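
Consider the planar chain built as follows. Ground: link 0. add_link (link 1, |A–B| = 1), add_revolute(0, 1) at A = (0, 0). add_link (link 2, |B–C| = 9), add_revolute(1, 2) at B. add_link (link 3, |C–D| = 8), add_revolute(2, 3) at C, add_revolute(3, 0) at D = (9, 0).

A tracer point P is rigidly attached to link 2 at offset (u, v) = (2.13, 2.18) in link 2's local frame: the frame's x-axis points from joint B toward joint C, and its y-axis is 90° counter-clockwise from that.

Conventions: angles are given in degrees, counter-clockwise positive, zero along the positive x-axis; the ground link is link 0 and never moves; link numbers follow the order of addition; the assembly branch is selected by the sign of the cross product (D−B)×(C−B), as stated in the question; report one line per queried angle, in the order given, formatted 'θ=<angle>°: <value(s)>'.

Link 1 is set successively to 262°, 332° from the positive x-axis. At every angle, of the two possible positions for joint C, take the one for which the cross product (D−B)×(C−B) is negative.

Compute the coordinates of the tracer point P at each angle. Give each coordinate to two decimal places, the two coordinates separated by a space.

A=(0,0), D=(9.00,0)
θ=262°: B = A + 1.00·(cos262°, sin262°) = (-0.1392, -0.9903)
θ=262°: |BD| = 9.1927
θ=262°: circle(B,9.00) ∩ circle(D,8.00): a=5.5210, h=7.1077
θ=262°:   candidates: C₊=(4.5840,6.6708) cross=65.338; C₋=(6.1153,-7.4618) cross=-65.338
θ=262°:   branch - wants cross < 0 → take C=(6.1153,-7.4618) (cross=-65.338)
θ=262°: ex = (C−B)/|BC| = (0.6949,-0.7191); ey = (0.7191,0.6949)
θ=262°: P = B + 2.13·ex + 2.18·ey = (2.9086,-1.0069)
θ=332°: B = A + 1.00·(cos332°, sin332°) = (0.8829, -0.4695)
θ=332°: |BD| = 8.1306
θ=332°: circle(B,9.00) ∩ circle(D,8.00): a=5.1107, h=7.4081
θ=332°:   candidates: C₊=(5.5574,7.2214) cross=60.233; C₋=(6.4129,-7.5701) cross=-60.233
θ=332°:   branch - wants cross < 0 → take C=(6.4129,-7.5701) (cross=-60.233)
θ=332°: ex = (C−B)/|BC| = (0.6144,-0.7890); ey = (0.7890,0.6144)
θ=332°: P = B + 2.13·ex + 2.18·ey = (3.9116,-0.8105)

θ=262°: 2.91 -1.01
θ=332°: 3.91 -0.81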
________________________
__AIM OF THE TASK__
Leave out every line before the one containing "Compute the coordinates"; set down that line and all remaining lines of the material exactly.

__THE COMPLETED TASK__
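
Compute the coordinates of the tracer point P at each angle. Give each coordinate to two decimal places, the two coordinates separated by a space.

A=(0,0), D=(9.00,0)
θ=262°: B = A + 1.00·(cos262°, sin262°) = (-0.1392, -0.9903)
θ=262°: |BD| = 9.1927
θ=262°: circle(B,9.00) ∩ circle(D,8.00): a=5.5210, h=7.1077
θ=262°:   candidates: C₊=(4.5840,6.6708) cross=65.338; C₋=(6.1153,-7.4618) cross=-65.338
θ=262°:   branch - wants cross < 0 → take C=(6.1153,-7.4618) (cross=-65.338)
θ=262°: ex = (C−B)/|BC| = (0.6949,-0.7191); ey = (0.7191,0.6949)
θ=262°: P = B + 2.13·ex + 2.18·ey = (2.9086,-1.0069)
θ=332°: B = A + 1.00·(cos332°, sin332°) = (0.8829, -0.4695)
θ=332°: |BD| = 8.1306
θ=332°: circle(B,9.00) ∩ circle(D,8.00): a=5.1107, h=7.4081
θ=332°:   candidates: C₊=(5.5574,7.2214) cross=60.233; C₋=(6.4129,-7.5701) cross=-60.233
θ=332°:   branch - wants cross < 0 → take C=(6.4129,-7.5701) (cross=-60.233)
θ=332°: ex = (C−B)/|BC| = (0.6144,-0.7890); ey = (0.7890,0.6144)
θ=332°: P = B + 2.13·ex + 2.18·ey = (3.9116,-0.8105)

θ=262°: 2.91 -1.01
θ=332°: 3.91 -0.81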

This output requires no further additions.